* _Data for review_:
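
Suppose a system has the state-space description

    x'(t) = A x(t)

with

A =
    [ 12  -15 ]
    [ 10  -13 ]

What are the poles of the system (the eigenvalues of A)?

-3, 2

det(sI - A) = s^2 - (tr A)s + det A, with tr A = 12 + (-13) = -1 and det A = 12·(-13) - (-15)·10 = -156 - (-150) = -6.
So p(s) = det(sI - A) = s^2 + s - 6.
Factor s^2 + s - 6: two numbers with sum -1 and product -6 are 2 and -3, so s^2 + s - 6 = (s - 2)(s + 3).
Hence p(s) = (s - 2) (s + 3), with roots -3, 2.
At least one eigenvalue has non-negative real part, so the system is not asymptotically stable.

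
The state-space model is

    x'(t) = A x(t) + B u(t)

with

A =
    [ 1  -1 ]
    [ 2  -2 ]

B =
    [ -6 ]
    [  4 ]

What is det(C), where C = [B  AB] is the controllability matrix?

160

AB = [[-10], [-20]]
Controllability matrix C = [B  AB] = [[-6, -10], [4, -20]]
det(C) = (-6)·(-20) - (-10)·4 = 120 - (-40) = 160
Since det(C) ≠ 0, rank(C) = 2 and the system is completely controllable.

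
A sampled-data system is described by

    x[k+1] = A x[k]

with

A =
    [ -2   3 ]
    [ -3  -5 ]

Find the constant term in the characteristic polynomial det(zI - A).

19

For a 2×2 matrix, det(zI - A) = z^2 - (tr A)z + det A.
tr A = -7, det A = 19.
So p(z) = z^2 + 7z + 19.
The constant term is 19.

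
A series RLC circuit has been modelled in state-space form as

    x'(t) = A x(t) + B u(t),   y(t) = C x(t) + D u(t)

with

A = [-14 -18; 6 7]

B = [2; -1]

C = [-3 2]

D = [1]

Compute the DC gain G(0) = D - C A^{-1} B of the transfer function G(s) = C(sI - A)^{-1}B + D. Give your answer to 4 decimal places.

G(0) = C(-A)^{-1}B + D = -C A^{-1} B + D.
det A = 10, so A^{-1} = (1/10)·adj(A) = [[7/10, 9/5], [-3/5, -7/5]]
A^{-1} B = [-2/5, 1/5]^T
C A^{-1} B = 8/5
G(0) = D - C A^{-1} B = 1 - (8/5) = -3/5 ≈ -0.6000

-0.6000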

* _Exercise details_: Take the line containing "A = [-14 -18; 6 7]" as the start and the last line of the data as the end, and reproduce that range exactly.

* _Answer space_:
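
A = [-14 -18; 6 7]

B = [2; -1]

C = [-3 2]

D = [1]

Compute the DC gain G(0) = D - C A^{-1} B of the transfer function G(s) = C(sI - A)^{-1}B + D. Give your answer to 4 decimal places.

G(0) = C(-A)^{-1}B + D = -C A^{-1} B + D.
det A = 10, so A^{-1} = (1/10)·adj(A) = [[7/10, 9/5], [-3/5, -7/5]]
A^{-1} B = [-2/5, 1/5]^T
C A^{-1} B = 8/5
G(0) = D - C A^{-1} B = 1 - (8/5) = -3/5 ≈ -0.6000

-0.6000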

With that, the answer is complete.